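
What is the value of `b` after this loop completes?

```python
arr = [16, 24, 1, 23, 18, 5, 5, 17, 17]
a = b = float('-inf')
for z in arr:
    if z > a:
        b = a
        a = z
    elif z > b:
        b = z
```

Second largest (with repeats) in [16, 24, 1, 23, 18, 5, 5, 17, 17]
`b` takes the values: -inf → 16 → 23

Answer: 23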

* _EXERCISE DIRECTIONS_:
Please copy the material exactly, line for line.

* _SOLVED EXERCISE_:
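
What is the value of `b` after this loop completes?

```python
arr = [16, 24, 1, 23, 18, 5, 5, 17, 17]
a = b = float('-inf')
for z in arr:
    if z > a:
        b = a
        a = z
    elif z > b:
        b = z
```

Second largest (with repeats) in [16, 24, 1, 23, 18, 5, 5, 17, 17]
`b` takes the values: -inf → 16 → 23

Answer: 23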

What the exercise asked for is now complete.